#### [Task brief]
Pull out all lines from the listing below in which the word "where" appears.

____ Data for this exercise

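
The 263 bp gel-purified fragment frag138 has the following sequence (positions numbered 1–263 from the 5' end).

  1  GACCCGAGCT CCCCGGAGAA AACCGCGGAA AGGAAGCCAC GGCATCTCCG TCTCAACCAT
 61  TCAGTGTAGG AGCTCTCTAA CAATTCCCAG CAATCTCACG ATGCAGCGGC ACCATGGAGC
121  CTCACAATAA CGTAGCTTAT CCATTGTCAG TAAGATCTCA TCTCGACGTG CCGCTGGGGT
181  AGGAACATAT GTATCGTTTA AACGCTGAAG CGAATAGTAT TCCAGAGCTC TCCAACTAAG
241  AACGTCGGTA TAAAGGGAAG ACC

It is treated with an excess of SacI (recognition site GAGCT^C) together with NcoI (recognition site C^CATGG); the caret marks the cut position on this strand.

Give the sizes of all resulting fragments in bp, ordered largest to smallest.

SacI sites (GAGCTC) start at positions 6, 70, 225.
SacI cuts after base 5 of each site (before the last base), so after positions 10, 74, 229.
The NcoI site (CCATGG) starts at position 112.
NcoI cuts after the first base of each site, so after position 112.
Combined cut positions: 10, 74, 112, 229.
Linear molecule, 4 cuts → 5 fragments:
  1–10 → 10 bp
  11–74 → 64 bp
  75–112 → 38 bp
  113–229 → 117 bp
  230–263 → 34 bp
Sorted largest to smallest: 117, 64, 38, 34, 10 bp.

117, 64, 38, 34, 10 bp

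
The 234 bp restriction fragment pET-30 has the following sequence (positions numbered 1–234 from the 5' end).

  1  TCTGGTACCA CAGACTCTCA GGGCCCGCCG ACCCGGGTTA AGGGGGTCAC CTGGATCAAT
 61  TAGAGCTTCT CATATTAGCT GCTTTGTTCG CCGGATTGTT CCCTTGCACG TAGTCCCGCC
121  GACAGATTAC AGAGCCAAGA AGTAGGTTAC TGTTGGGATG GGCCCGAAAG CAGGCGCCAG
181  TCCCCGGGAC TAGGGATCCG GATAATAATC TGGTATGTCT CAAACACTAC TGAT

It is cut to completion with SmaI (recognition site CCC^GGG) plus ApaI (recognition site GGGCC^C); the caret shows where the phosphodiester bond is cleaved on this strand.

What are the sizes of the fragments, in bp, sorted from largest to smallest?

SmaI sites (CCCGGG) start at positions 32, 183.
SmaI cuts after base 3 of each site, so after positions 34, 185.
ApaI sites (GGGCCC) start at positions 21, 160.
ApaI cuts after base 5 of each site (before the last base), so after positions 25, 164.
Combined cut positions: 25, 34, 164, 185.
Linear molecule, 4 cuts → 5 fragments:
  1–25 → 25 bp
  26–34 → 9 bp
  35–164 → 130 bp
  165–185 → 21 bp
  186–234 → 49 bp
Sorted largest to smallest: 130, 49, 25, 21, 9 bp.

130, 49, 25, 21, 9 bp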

________
____ Data for this exercise

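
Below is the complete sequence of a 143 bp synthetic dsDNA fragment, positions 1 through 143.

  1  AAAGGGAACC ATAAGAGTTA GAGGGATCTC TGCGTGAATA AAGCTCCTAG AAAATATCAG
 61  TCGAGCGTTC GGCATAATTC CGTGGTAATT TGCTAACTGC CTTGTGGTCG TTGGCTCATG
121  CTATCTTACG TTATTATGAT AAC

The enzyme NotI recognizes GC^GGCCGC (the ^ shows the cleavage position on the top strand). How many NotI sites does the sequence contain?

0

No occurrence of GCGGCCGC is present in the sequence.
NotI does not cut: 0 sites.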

________
____ Data for this exercise

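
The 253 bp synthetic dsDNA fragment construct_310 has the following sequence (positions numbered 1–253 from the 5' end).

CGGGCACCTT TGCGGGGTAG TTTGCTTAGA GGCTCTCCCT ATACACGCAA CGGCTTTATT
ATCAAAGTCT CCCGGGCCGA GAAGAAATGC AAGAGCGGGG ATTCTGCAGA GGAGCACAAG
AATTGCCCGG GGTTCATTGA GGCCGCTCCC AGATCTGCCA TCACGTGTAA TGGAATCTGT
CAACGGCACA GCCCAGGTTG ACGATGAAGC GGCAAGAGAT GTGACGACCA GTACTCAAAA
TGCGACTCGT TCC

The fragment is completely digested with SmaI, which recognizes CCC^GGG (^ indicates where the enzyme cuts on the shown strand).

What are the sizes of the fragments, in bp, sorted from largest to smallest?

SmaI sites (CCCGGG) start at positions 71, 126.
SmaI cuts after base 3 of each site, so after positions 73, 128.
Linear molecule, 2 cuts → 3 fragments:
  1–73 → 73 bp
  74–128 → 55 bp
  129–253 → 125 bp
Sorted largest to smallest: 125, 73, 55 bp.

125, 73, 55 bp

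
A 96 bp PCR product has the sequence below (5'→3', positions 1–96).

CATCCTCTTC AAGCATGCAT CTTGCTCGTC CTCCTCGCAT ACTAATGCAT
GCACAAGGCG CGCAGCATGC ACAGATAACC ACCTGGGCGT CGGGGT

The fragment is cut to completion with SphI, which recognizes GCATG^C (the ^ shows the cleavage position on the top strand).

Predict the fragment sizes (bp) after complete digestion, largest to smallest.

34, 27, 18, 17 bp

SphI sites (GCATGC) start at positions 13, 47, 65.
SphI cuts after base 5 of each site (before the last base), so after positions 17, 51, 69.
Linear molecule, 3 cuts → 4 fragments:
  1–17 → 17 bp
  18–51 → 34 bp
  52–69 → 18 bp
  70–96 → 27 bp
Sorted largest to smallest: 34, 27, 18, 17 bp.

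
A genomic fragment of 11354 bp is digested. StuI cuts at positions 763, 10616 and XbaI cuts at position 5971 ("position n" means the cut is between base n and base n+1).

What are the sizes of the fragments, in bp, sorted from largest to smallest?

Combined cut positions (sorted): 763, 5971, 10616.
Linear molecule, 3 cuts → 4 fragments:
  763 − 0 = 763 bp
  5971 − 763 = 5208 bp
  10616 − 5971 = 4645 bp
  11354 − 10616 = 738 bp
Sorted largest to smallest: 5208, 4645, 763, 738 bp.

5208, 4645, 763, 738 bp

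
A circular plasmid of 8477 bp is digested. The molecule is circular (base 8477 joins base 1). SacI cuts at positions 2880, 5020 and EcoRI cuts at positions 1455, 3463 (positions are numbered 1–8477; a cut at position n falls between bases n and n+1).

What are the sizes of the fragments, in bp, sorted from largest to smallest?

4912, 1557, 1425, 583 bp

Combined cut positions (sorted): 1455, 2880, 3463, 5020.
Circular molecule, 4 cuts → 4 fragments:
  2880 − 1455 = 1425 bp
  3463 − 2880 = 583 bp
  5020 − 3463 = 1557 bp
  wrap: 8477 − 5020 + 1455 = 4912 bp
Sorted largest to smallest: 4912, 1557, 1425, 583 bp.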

________

#### [Answer space]
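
It is cut to completion with SmaI (recognition site CCC^GGG) plus ApaI (recognition site GGGCC^C); the caret shows where the phosphodiester bond is cleaved on this strand.
The fragment is completely digested with SmaI, which recognizes CCC^GGG (^ indicates where the enzyme cuts on the shown strand).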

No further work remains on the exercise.